### Aim of the exercise
A single number is the answer: the count of lines in these records with "index" in them.

──────────

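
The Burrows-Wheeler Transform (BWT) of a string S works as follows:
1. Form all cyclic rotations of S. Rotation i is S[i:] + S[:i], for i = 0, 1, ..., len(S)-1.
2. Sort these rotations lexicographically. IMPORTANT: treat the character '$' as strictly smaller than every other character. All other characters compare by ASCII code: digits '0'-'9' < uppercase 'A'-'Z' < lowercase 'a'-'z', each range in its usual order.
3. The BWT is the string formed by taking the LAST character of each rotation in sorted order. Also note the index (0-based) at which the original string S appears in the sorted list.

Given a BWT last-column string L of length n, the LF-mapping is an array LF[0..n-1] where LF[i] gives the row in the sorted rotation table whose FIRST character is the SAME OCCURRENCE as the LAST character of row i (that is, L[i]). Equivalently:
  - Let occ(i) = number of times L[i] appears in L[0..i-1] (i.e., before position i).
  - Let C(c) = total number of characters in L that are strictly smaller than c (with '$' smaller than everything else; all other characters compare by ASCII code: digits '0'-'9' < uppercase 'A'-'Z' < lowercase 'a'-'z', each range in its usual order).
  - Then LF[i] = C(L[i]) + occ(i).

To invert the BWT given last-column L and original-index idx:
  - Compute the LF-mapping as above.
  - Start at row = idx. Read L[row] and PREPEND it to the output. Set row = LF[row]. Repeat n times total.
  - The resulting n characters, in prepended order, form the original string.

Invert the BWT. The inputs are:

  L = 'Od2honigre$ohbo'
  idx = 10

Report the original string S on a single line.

Answer: neighborhood2O$

Derivation:
LF mapping: 2 4 1 7 11 10 9 6 14 5 0 12 8 3 13
Walk LF starting at row 10, prepending L[row]:
  step 1: row=10, L[10]='$', prepend. Next row=LF[10]=0
  step 2: row=0, L[0]='O', prepend. Next row=LF[0]=2
  step 3: row=2, L[2]='2', prepend. Next row=LF[2]=1
  step 4: row=1, L[1]='d', prepend. Next row=LF[1]=4
  step 5: row=4, L[4]='o', prepend. Next row=LF[4]=11
  step 6: row=11, L[11]='o', prepend. Next row=LF[11]=12
  step 7: row=12, L[12]='h', prepend. Next row=LF[12]=8
  step 8: row=8, L[8]='r', prepend. Next row=LF[8]=14
  step 9: row=14, L[14]='o', prepend. Next row=LF[14]=13
  step 10: row=13, L[13]='b', prepend. Next row=LF[13]=3
  step 11: row=3, L[3]='h', prepend. Next row=LF[3]=7
  step 12: row=7, L[7]='g', prepend. Next row=LF[7]=6
  step 13: row=6, L[6]='i', prepend. Next row=LF[6]=9
  step 14: row=9, L[9]='e', prepend. Next row=LF[9]=5
  step 15: row=5, L[5]='n', prepend. Next row=LF[5]=10
Reversed output: neighborhood2O$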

──────────

### Finished task
2